Of the material below, the lines to be retyped are those from the line containing "How is the loanword /xʒeʃjɪwunzb/ adapted?" through the line containing "- repair: delete", inclusive; reproduce them exactly.

*** Block opens ***

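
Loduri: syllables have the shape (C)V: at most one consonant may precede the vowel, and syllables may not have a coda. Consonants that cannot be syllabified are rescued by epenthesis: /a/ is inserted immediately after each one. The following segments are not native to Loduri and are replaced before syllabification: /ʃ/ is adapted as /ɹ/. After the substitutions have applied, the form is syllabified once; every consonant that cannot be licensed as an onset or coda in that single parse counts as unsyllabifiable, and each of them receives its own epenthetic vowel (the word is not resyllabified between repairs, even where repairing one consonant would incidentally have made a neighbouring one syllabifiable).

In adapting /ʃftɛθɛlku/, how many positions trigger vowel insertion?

After substitution the input is /ɹftɛθɛlku/.
The unsyllabifiable consonants are /ɹ/, /f/, /l/; each receives one epenthetic vowel.

3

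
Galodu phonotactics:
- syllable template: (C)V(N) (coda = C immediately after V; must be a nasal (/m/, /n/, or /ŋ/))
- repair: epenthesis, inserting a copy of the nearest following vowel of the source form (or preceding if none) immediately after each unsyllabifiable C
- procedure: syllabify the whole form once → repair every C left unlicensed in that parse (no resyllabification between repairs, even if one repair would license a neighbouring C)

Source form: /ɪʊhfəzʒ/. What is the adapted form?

Syllabifying with onset maximization leaves /h/, /z/, /ʒ/ stranded (only a nasal (/m/, /n/, or /ŋ/) is licensed in coda position; onsets are limited to one consonant).
Each unlicensed consonant becomes the onset of a new syllable: /h/ → /hə/, /z/ → /zə/, /ʒ/ → /ʒə/.

ɪʊhəfəzəʒə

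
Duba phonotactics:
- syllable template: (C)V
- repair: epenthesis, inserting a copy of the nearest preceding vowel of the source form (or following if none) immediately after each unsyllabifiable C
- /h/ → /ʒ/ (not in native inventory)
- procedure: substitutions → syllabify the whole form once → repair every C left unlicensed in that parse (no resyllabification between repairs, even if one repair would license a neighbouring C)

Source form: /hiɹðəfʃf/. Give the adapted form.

ʒiɹiðəfəʃəfə

Substitution: /h/ → /ʒ/, giving /ʒiɹðəfʃf/.
The consonants /ɹ/, /f/, /ʃ/, /f/ cannot be parsed into a legal (C)V syllable (no codas are permitted; onsets are limited to one consonant).
Epenthesis after each stranded consonant: /ɹ/ → /ɹi/, /f/ → /fə/, /ʃ/ → /ʃə/, /f/ → /fə/.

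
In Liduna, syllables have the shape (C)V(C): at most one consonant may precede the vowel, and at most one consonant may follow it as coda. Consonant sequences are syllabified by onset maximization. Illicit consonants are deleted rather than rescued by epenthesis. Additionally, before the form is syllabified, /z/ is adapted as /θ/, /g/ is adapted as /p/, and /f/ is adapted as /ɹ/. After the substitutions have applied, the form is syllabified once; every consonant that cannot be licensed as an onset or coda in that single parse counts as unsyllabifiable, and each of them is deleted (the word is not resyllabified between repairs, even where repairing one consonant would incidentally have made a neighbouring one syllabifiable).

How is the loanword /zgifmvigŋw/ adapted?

piɹvip

Substitution: /z/ → /θ/, /g/ → /p/, /f/ → /ɹ/, giving /θpiɹmvipŋw/.
Under (C)V(C), the unsyllabifiable consonants are /θ/, /m/, /ŋ/, /w/ (at most one coda consonant is licensed; onsets are limited to one consonant).
Each unlicensed consonant is deleted: /θ/, /m/, /ŋ/, /w/.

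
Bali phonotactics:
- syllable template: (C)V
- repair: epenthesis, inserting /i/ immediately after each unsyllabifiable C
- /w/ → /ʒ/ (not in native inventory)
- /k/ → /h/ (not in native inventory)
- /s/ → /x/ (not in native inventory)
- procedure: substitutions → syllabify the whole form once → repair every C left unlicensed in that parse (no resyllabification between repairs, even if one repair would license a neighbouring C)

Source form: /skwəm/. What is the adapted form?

Substitution: /s/ → /x/, /k/ → /h/, /w/ → /ʒ/, giving /xhʒəm/.
Under (C)V, the unsyllabifiable consonants are /x/, /h/, /m/ (no codas are permitted; onsets are limited to one consonant).
Inserting the epenthetic vowel yields /x/ → /xi/, /h/ → /hi/, /m/ → /mi/.

xihiʒəmi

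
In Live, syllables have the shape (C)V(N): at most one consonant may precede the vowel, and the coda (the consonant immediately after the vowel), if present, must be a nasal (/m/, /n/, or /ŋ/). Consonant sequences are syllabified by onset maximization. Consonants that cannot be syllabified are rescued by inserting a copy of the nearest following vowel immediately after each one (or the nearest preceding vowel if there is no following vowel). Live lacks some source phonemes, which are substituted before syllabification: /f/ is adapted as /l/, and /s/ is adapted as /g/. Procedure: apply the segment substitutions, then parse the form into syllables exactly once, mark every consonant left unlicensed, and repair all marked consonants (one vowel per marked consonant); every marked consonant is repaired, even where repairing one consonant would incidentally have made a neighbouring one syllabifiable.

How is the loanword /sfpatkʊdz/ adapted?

Substitution: /s/ → /g/, /f/ → /l/, giving /glpatkʊdz/.
Syllabifying with onset maximization leaves /g/, /l/, /t/, /d/, /z/ stranded (only a nasal (/m/, /n/, or /ŋ/) is licensed in coda position; onsets are limited to one consonant).
Inserting the epenthetic vowel yields /g/ → /ga/, /l/ → /la/, /t/ → /tʊ/, /d/ → /dʊ/, /z/ → /zʊ/.

galapatʊkʊdʊzʊ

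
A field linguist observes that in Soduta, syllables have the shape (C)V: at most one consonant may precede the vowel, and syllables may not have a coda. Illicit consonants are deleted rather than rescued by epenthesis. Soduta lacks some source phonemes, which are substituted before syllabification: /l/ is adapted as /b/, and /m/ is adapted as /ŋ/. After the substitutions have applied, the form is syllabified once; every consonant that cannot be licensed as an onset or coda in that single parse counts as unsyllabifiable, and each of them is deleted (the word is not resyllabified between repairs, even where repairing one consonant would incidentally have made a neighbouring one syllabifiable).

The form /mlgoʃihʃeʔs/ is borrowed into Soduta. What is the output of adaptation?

goʃiʃe

Substitution: /m/ → /ŋ/, /l/ → /b/, giving /ŋbgoʃihʃeʔs/.
Under (C)V, the unsyllabifiable consonants are /ŋ/, /b/, /h/, /ʔ/, /s/ (no codas are permitted; onsets are limited to one consonant).
Deleting the stranded consonants removes /ŋ/, /b/, /h/, /ʔ/, /s/.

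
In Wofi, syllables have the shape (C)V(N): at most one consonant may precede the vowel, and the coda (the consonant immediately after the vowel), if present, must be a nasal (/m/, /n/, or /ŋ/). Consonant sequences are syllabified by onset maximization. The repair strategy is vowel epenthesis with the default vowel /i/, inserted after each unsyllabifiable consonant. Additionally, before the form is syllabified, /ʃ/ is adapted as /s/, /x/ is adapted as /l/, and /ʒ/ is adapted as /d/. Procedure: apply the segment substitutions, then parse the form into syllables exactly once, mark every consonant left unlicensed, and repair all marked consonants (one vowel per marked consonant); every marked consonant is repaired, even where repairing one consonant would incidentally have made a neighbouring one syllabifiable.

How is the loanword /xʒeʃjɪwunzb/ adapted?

lidesijɪwunzibi

Substitution: /x/ → /l/, /ʒ/ → /d/, /ʃ/ → /s/, giving /ldesjɪwunzb/.
Syllabifying with onset maximization leaves /l/, /s/, /z/, /b/ stranded (only a nasal (/m/, /n/, or /ŋ/) is licensed in coda position; onsets are limited to one consonant).
Inserting the epenthetic vowel yields /l/ → /li/, /s/ → /si/, /z/ → /zi/, /b/ → /bi/.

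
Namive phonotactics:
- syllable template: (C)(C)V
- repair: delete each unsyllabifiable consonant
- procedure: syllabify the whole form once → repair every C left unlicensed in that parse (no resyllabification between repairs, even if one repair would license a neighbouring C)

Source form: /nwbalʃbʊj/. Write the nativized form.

wbaʃbʊ

The consonants /n/, /l/, /j/ cannot be parsed into a legal (C)(C)V syllable (no codas are permitted; onsets may contain at most 2 consonants).
Deletion applies to /n/, /l/, /j/.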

*** Block closes ***

Solution below =
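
How is the loanword /xʒeʃjɪwunzb/ adapted?

lidesijɪwunzibi

Substitution: /x/ → /l/, /ʒ/ → /d/, /ʃ/ → /s/, giving /ldesjɪwunzb/.
Syllabifying with onset maximization leaves /l/, /s/, /z/, /b/ stranded (only a nasal (/m/, /n/, or /ŋ/) is licensed in coda position; onsets are limited to one consonant).
Inserting the epenthetic vowel yields /l/ → /li/, /s/ → /si/, /z/ → /zi/, /b/ → /bi/.

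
Namive phonotactics:
- syllable template: (C)(C)V
- repair: delete each unsyllabifiable consonant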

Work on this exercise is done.